Entries shown:
###

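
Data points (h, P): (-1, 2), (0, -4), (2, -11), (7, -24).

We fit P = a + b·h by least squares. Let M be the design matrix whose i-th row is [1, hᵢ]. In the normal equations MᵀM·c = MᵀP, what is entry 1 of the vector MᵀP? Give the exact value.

-37

Entry 1 ↔ basis 1, so (MᵀP)_{1} = Σᵢ Pᵢ = (1)·(2) + (1)·(-4) + (1)·(-11) + (1)·(-24) = -37.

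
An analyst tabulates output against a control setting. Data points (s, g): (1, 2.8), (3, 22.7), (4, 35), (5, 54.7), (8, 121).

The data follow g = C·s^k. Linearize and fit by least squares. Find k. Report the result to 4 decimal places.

Linearized form: ln g = k·ln s + ln C. From the 5 transformed points,
Σln s = 6.1738, Σ(ln s)² = 10.0431, Σln g = 16.5050, Σln s·ln g = 24.7723.
Normal system: [[10.0431, 6.1738]; [6.1738, 5]]·[k, ln C]ᵀ = [24.7723, 16.5050]ᵀ.
Δ = 10.0431·5 − (6.1738)² = 12.1000; k = (24.7723·5 − 6.1738·16.5050)/12.1000 = 1.81516, ln C = (10.0431·16.5050 − 6.1738·24.7723)/12.1000 = 1.05971.

k = 1.8152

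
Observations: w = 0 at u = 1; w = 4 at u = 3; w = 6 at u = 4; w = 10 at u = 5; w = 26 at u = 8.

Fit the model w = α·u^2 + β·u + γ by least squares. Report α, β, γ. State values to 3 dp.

AᵀA·[α, β, γ]ᵀ = Aᵀw reads: 5059·α + 729·β + 115·γ = 2046;  729·α + 115·β + 21·γ = 294;  115·α + 21·β + 5·γ = 46.
(Σu^2·u^2 = 5059, Σu^2·u = 729, Σu^2 = 115, Σu·u = 115, Σu = 21, Σ1 = 5, Σu^2·w = 2046, Σu·w = 294, Σw = 46.)
Solving the 3×3 system (Gaussian elimination) gives α = 1051/2612, β = 177/2612, γ = -443/1306.

α = 0.402, β = 0.068, γ = -0.339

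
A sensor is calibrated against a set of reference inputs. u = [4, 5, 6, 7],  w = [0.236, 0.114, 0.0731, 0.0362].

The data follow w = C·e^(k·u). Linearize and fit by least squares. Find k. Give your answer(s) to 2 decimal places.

k = -0.61

Linearized form: ln w = k·u + ln C. From the 4 transformed points,
Over the data: Σu = 22.0000, Σ(u)² = 126.0000, Σln w = -9.5501, Σu·ln w = -55.5599.
Normal system: [[126.0000, 22.0000]; [22.0000, 4]]·[k, ln C]ᵀ = [-55.5599, -9.5501]ᵀ.
Δ = 126.0000·4 − (22.0000)² = 20.0000; k = (-55.5599·4 − 22.0000·-9.5501)/20.0000 = -0.60687, ln C = (126.0000·-9.5501 − 22.0000·-55.5599)/20.0000 = 0.95025.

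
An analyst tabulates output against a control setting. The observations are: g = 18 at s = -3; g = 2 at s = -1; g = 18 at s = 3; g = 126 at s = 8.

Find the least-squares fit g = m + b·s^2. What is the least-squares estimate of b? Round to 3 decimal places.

b = 1.966

Entries of MᵀM: Σ1 = 4, Σs^2 = 83, Σs^2·s^2 = 4259.
Moment sums: Σg = 164, Σs^2·g = 8390.
MᵀM·[m, b]ᵀ = Mᵀg becomes [[4, 83]; [83, 4259]]·[m, b]ᵀ = [164, 8390]ᵀ.
Eliminating b: 4259·(row 1) − 83·(row 2) gives 10147·m = 4259·164 − 83·8390 = 2106, so m = 2106/10147.
Then b = (8390 − 83·(2106/10147))/4259 = 19948/10147.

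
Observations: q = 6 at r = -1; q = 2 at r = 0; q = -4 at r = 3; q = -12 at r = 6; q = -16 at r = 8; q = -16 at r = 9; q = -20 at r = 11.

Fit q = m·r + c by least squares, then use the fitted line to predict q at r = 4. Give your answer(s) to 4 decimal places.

From the data, Σr·r = 312, Σr = 36, Σ1 = 7.
Moment sums: Σr·q = -582, Σq = -60.
MᵀM·[m, c]ᵀ = Mᵀq becomes [[312, 36]; [36, 7]]·[m, c]ᵀ = [-582, -60]ᵀ.
Determinant 312·7 − 36² = 888.
m = ((-582)·7 − 36·(-60))/888 = -319/148; c = (312·(-60) − 36·(-582))/888 = 93/37.
At r = 4: q̂ = (-319/148)·(4) + (93/37)·(1) = -226/37.

q̂ = -6.1081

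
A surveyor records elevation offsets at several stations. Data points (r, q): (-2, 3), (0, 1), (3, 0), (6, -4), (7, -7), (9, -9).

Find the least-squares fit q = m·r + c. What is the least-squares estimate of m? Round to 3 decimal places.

m = -1.086

Sums needed: Σr·r = 179, Σr = 23, Σ1 = 6.
And Σr·q = -160, Σq = -16.
Δ = 179·6 − 23² = 545.
m = ((-160)·6 − 23·(-16))/545 = -592/545; c = (179·(-16) − 23·(-160))/545 = 816/545.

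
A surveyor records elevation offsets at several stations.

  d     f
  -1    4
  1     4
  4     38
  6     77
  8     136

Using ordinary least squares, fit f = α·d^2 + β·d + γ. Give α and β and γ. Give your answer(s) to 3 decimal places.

Sums needed: Σd^2·d^2 = 5650, Σd^2·d = 792, Σd^2 = 118, Σd·d = 118, Σd = 18, Σ1 = 5.
Moment sums: Σd^2·f = 12092, Σd·f = 1702, Σf = 259.
XᵀX·[α, β, γ]ᵀ = Xᵀf becomes [[5650, 792, 118]; [792, 118, 18]; [118, 18, 5]]·[α, β, γ]ᵀ = [12092, 1702, 259]ᵀ.
Row-reducing yields α = 44397/21991, β = 11686/21991, γ = 49295/21991.

α = 2.019, β = 0.531, γ = 2.242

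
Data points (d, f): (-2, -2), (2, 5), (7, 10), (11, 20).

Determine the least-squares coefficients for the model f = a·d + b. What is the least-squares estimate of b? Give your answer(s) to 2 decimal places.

With design matrix X, XᵀX = [[178, 18]; [18, 4]] and Xᵀf = [304, 33]ᵀ.
Determinant 178·4 − 18² = 388.
a = (304·4 − 18·33)/388 = 311/194; b = (178·33 − 18·304)/388 = 201/194.

b = 1.04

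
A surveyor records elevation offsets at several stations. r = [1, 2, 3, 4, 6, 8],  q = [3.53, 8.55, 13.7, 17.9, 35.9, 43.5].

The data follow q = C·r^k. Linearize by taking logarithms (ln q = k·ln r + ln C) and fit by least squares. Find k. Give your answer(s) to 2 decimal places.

k = 1.23

With ln qᵢ as the transformed response and ln rᵢ as the regressor:
Σln r = 7.0493, Σ(ln r)² = 11.1437, Σln q = 16.2629, Σln r·ln q = 22.6232.
Equations: 11.1437·k + 7.0493·ln C = 22.6232;  7.0493·k + 6·ln C = 16.2629.
Slope k = (n·Σln r·ln q − Σln r·Σln q)/(n·Σ(ln r)² − (Σln r)²) = (6·22.6232 − 7.0493·16.2629)/17.1702 = 1.22874; ln C = (Σln q − k·Σln r)/n = 1.26687.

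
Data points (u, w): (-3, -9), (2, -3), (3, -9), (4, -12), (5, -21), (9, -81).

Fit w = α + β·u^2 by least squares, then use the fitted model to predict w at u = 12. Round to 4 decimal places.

The normal equations are: 6·α + 144·β = -135;  144·α + 7620·β = -7452.
(Σ1 = 6, Σu^2 = 144, Σu^2·u^2 = 7620, Σw = -135, Σu^2·w = -7452.)
det = 6·7620 − 144² = 24984.
α = ((-135)·7620 − 144·(-7452))/24984 = 1233/694; β = (6·(-7452) − 144·(-135))/24984 = -351/347.
At u = 12: ŵ = (1233/694)·(1) + (-351/347)·(144) = -99855/694.

ŵ = -143.8833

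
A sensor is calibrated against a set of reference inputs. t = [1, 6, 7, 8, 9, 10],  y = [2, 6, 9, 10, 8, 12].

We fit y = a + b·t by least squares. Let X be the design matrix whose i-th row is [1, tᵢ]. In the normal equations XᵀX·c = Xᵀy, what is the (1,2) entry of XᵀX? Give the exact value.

Row 1 ↔ basis 1, column 2 ↔ basis t, so (XᵀX)_{1,2} = Σᵢ t = (1)·(1) + (1)·(6) + (1)·(7) + (1)·(8) + (1)·(9) + (1)·(10) = 41.

41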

###

Exercise:
The total wanted is the number of lines in the entries above that contain "inputs". Give it alone.

Response:
2